Exercise requirements
If a line in the material below holds the string "What", tally it, then give the tally alone.

Listed entries
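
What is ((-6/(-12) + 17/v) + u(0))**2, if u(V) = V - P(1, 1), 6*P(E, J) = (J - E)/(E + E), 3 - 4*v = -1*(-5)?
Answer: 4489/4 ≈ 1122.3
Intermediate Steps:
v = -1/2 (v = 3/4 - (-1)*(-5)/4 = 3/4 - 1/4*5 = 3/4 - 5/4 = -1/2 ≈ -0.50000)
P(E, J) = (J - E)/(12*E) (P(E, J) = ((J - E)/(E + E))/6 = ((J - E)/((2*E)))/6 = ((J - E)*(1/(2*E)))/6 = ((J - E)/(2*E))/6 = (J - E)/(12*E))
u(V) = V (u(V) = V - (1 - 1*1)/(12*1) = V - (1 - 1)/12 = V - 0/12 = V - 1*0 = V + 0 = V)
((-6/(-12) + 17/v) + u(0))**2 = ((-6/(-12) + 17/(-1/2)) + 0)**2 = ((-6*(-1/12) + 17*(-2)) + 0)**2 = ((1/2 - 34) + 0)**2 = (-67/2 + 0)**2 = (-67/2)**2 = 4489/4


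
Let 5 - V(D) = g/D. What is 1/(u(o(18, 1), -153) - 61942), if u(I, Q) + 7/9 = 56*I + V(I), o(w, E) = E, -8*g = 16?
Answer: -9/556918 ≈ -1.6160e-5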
--
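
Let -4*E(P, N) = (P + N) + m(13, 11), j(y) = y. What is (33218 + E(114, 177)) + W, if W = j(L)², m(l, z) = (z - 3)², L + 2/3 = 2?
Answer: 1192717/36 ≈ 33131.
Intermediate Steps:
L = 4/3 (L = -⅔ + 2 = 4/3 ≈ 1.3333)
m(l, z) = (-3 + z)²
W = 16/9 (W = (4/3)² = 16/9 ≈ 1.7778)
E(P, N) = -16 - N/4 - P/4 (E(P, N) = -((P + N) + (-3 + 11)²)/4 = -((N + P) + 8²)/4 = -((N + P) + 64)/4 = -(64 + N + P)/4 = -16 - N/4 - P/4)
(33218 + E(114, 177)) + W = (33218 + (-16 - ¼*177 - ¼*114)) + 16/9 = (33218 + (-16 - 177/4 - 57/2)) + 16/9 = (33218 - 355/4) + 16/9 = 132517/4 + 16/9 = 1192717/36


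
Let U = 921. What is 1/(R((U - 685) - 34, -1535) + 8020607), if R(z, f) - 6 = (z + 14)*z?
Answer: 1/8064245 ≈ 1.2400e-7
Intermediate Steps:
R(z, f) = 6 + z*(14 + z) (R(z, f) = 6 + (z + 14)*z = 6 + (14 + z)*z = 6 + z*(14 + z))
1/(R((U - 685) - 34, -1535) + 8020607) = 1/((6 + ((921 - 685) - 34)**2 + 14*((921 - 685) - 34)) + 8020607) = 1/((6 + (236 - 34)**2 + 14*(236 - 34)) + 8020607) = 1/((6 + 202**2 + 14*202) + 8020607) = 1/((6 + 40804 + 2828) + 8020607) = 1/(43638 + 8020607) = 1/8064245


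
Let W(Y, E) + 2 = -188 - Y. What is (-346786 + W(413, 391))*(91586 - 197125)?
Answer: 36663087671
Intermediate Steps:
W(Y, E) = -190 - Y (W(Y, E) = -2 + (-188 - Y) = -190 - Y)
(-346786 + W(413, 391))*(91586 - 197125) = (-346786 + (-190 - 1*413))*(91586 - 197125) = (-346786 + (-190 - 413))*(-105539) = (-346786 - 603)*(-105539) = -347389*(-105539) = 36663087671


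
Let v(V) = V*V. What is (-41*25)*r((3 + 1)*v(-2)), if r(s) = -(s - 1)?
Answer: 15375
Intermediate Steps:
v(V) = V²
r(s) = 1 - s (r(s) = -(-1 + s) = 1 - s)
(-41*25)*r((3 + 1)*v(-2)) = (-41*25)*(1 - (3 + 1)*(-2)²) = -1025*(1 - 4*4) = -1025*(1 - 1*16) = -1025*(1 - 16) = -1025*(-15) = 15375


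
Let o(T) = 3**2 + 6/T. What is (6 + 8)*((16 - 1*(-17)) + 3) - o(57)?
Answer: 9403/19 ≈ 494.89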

Response to the task
7